Exercise objective: Every record below needs to be retyped exactly as it appears.
[[ Exercise data, beginning ]]
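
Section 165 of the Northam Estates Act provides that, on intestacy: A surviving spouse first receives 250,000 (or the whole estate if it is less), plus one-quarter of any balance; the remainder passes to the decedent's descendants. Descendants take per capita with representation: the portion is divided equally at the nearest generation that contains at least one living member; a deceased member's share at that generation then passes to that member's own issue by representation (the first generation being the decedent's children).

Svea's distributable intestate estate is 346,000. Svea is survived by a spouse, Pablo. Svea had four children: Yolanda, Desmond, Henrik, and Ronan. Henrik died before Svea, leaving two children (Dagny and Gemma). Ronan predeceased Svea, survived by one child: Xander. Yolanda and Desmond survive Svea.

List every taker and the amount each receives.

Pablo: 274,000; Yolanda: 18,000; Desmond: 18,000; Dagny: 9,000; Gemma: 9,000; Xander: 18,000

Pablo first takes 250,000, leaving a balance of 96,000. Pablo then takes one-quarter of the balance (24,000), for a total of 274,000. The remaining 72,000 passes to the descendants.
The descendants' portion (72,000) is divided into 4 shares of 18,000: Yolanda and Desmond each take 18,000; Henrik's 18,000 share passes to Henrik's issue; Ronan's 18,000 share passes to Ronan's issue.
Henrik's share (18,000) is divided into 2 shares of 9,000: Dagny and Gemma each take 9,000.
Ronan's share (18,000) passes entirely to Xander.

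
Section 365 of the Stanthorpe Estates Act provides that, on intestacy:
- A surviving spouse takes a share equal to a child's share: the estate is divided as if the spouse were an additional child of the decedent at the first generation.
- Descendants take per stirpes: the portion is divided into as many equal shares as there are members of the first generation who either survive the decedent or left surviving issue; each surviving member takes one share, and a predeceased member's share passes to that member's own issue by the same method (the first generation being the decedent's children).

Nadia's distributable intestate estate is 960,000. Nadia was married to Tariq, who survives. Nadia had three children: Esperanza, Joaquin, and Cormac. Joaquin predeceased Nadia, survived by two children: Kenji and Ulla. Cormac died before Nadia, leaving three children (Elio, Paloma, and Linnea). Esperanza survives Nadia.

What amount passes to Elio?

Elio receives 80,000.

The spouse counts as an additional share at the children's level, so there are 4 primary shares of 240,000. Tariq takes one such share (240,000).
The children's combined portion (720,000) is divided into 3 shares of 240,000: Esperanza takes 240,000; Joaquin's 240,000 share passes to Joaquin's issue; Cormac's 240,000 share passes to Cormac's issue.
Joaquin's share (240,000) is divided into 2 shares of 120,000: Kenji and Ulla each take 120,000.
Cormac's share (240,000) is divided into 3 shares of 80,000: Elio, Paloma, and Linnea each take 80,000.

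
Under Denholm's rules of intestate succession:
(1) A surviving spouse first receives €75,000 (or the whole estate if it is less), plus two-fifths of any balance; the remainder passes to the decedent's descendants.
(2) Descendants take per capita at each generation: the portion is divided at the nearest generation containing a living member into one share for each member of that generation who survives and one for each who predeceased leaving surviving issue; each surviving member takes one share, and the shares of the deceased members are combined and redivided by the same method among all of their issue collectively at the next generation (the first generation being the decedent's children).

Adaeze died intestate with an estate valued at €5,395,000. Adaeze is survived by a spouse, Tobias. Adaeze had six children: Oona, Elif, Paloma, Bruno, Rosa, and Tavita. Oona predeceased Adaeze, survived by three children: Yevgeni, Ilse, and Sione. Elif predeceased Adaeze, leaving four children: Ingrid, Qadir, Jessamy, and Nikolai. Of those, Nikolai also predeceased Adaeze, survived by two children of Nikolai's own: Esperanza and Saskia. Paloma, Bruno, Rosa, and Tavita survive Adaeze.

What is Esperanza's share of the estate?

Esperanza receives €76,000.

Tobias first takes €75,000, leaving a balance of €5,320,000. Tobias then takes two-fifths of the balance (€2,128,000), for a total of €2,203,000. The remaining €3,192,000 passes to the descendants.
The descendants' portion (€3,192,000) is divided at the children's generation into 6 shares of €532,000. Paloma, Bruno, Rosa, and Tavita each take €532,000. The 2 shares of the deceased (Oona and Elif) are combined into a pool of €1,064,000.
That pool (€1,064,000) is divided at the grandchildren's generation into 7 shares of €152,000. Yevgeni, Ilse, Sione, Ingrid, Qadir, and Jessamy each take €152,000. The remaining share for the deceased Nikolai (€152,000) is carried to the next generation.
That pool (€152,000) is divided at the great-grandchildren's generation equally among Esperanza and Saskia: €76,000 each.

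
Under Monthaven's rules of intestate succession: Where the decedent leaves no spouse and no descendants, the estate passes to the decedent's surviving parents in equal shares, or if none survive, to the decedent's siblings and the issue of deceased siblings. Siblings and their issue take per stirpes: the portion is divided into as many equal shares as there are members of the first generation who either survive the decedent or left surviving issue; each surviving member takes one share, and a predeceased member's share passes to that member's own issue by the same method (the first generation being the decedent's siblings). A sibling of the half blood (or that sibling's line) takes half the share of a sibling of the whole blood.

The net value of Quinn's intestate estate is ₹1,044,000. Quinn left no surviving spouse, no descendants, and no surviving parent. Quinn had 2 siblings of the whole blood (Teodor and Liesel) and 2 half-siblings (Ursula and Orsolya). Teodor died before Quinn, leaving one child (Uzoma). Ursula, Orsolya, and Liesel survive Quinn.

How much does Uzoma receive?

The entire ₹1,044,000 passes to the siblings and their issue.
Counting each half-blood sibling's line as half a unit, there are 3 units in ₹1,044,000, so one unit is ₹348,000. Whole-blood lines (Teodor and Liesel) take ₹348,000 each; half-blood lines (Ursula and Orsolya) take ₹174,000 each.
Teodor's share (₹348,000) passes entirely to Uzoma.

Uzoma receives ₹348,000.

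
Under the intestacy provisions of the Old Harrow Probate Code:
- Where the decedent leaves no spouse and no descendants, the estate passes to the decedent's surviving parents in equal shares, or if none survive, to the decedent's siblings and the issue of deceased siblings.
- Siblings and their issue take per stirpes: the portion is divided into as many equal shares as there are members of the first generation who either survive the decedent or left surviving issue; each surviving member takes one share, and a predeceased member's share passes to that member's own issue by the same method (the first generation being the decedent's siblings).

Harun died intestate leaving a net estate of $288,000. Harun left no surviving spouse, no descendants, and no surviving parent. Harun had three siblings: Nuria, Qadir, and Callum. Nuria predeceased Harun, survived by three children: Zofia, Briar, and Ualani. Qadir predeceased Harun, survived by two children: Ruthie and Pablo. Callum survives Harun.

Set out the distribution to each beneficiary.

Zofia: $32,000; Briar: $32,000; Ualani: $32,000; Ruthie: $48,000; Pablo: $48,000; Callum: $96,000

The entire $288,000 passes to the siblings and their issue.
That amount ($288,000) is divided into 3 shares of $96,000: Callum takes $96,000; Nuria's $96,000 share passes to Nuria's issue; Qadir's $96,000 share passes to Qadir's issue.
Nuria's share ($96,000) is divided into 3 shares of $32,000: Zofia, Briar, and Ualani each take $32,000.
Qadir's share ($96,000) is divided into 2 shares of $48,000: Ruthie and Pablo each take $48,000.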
[[ Exercise data, end ]]
Finished exercise:
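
Section 165 of the Northam Estates Act provides that, on intestacy: A surviving spouse first receives 250,000 (or the whole estate if it is less), plus one-quarter of any balance; the remainder passes to the decedent's descendants. Descendants take per capita with representation: the portion is divided equally at the nearest generation that contains at least one living member; a deceased member's share at that generation then passes to that member's own issue by representation (the first generation being the decedent's children).

Svea's distributable intestate estate is 346,000. Svea is survived by a spouse, Pablo. Svea had four children: Yolanda, Desmond, Henrik, and Ronan. Henrik died before Svea, leaving two children (Dagny and Gemma). Ronan predeceased Svea, survived by one child: Xander. Yolanda and Desmond survive Svea.

List every taker and the amount each receives.

Pablo: 274,000; Yolanda: 18,000; Desmond: 18,000; Dagny: 9,000; Gemma: 9,000; Xander: 18,000

Pablo first takes 250,000, leaving a balance of 96,000. Pablo then takes one-quarter of the balance (24,000), for a total of 274,000. The remaining 72,000 passes to the descendants.
The descendants' portion (72,000) is divided into 4 shares of 18,000: Yolanda and Desmond each take 18,000; Henrik's 18,000 share passes to Henrik's issue; Ronan's 18,000 share passes to Ronan's issue.
Henrik's share (18,000) is divided into 2 shares of 9,000: Dagny and Gemma each take 9,000.
Ronan's share (18,000) passes entirely to Xander.

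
Section 365 of the Stanthorpe Estates Act provides that, on intestacy:
- A surviving spouse takes a share equal to a child's share: the estate is divided as if the spouse were an additional child of the decedent at the first generation.
- Descendants take per stirpes: the portion is divided into as many equal shares as there are members of the first generation who either survive the decedent or left surviving issue; each surviving member takes one share, and a predeceased member's share passes to that member's own issue by the same method (the first generation being the decedent's children).

Nadia's distributable intestate estate is 960,000. Nadia was married to Tariq, who survives. Nadia had three children: Esperanza, Joaquin, and Cormac. Joaquin predeceased Nadia, survived by two children: Kenji and Ulla. Cormac died before Nadia, leaving three children (Elio, Paloma, and Linnea). Esperanza survives Nadia.

What amount passes to Elio?

Elio receives 80,000.

The spouse counts as an additional share at the children's level, so there are 4 primary shares of 240,000. Tariq takes one such share (240,000).
The children's combined portion (720,000) is divided into 3 shares of 240,000: Esperanza takes 240,000; Joaquin's 240,000 share passes to Joaquin's issue; Cormac's 240,000 share passes to Cormac's issue.
Joaquin's share (240,000) is divided into 2 shares of 120,000: Kenji and Ulla each take 120,000.
Cormac's share (240,000) is divided into 3 shares of 80,000: Elio, Paloma, and Linnea each take 80,000.

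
Under Denholm's rules of intestate succession:
(1) A surviving spouse first receives €75,000 (or the whole estate if it is less), plus two-fifths of any balance; the remainder passes to the decedent's descendants.
(2) Descendants take per capita at each generation: the portion is divided at the nearest generation containing a living member into one share for each member of that generation who survives and one for each who predeceased leaving surviving issue; each surviving member takes one share, and the shares of the deceased members are combined and redivided by the same method among all of their issue collectively at the next generation (the first generation being the decedent's children).

Adaeze died intestate with an estate valued at €5,395,000. Adaeze is survived by a spouse, Tobias. Adaeze had six children: Oona, Elif, Paloma, Bruno, Rosa, and Tavita. Oona predeceased Adaeze, survived by three children: Yevgeni, Ilse, and Sione. Elif predeceased Adaeze, leaving four children: Ingrid, Qadir, Jessamy, and Nikolai. Of those, Nikolai also predeceased Adaeze, survived by two children of Nikolai's own: Esperanza and Saskia. Paloma, Bruno, Rosa, and Tavita survive Adaeze.

What is Esperanza's share of the estate?

Esperanza receives €76,000.

Tobias first takes €75,000, leaving a balance of €5,320,000. Tobias then takes two-fifths of the balance (€2,128,000), for a total of €2,203,000. The remaining €3,192,000 passes to the descendants.
The descendants' portion (€3,192,000) is divided at the children's generation into 6 shares of €532,000. Paloma, Bruno, Rosa, and Tavita each take €532,000. The 2 shares of the deceased (Oona and Elif) are combined into a pool of €1,064,000.
That pool (€1,064,000) is divided at the grandchildren's generation into 7 shares of €152,000. Yevgeni, Ilse, Sione, Ingrid, Qadir, and Jessamy each take €152,000. The remaining share for the deceased Nikolai (€152,000) is carried to the next generation.
That pool (€152,000) is divided at the great-grandchildren's generation equally among Esperanza and Saskia: €76,000 each.

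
Under Monthaven's rules of intestate succession: Where the decedent leaves no spouse and no descendants, the estate passes to the decedent's surviving parents in equal shares, or if none survive, to the decedent's siblings and the issue of deceased siblings. Siblings and their issue take per stirpes: the portion is divided into as many equal shares as there are members of the first generation who either survive the decedent or left surviving issue; each surviving member takes one share, and a predeceased member's share passes to that member's own issue by the same method (the first generation being the decedent's siblings). A sibling of the half blood (or that sibling's line) takes half the share of a sibling of the whole blood.

The net value of Quinn's intestate estate is ₹1,044,000. Quinn left no surviving spouse, no descendants, and no surviving parent. Quinn had 2 siblings of the whole blood (Teodor and Liesel) and 2 half-siblings (Ursula and Orsolya). Teodor died before Quinn, leaving one child (Uzoma). Ursula, Orsolya, and Liesel survive Quinn.

How much does Uzoma receive?

The entire ₹1,044,000 passes to the siblings and their issue.
Counting each half-blood sibling's line as half a unit, there are 3 units in ₹1,044,000, so one unit is ₹348,000. Whole-blood lines (Teodor and Liesel) take ₹348,000 each; half-blood lines (Ursula and Orsolya) take ₹174,000 each.
Teodor's share (₹348,000) passes entirely to Uzoma.

Uzoma receives ₹348,000.

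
Under the intestacy provisions of the Old Harrow Probate Code:
- Where the decedent leaves no spouse and no descendants, the estate passes to the decedent's surviving parents in equal shares, or if none survive, to the decedent's siblings and the issue of deceased siblings.
- Siblings and their issue take per stirpes: the portion is divided into as many equal shares as there are members of the first generation who either survive the decedent or left surviving issue; each surviving member takes one share, and a predeceased member's share passes to that member's own issue by the same method (the first generation being the decedent's siblings).

Harun died intestate leaving a net estate of $288,000. Harun left no surviving spouse, no descendants, and no surviving parent. Harun had three siblings: Nuria, Qadir, and Callum. Nuria predeceased Harun, survived by three children: Zofia, Briar, and Ualani. Qadir predeceased Harun, survived by two children: Ruthie and Pablo. Callum survives Harun.

Set out the distribution to each beneficiary.

Zofia: $32,000; Briar: $32,000; Ualani: $32,000; Ruthie: $48,000; Pablo: $48,000; Callum: $96,000

The entire $288,000 passes to the siblings and their issue.
That amount ($288,000) is divided into 3 shares of $96,000: Callum takes $96,000; Nuria's $96,000 share passes to Nuria's issue; Qadir's $96,000 share passes to Qadir's issue.
Nuria's share ($96,000) is divided into 3 shares of $32,000: Zofia, Briar, and Ualani each take $32,000.
Qadir's share ($96,000) is divided into 2 shares of $48,000: Ruthie and Pablo each take $48,000.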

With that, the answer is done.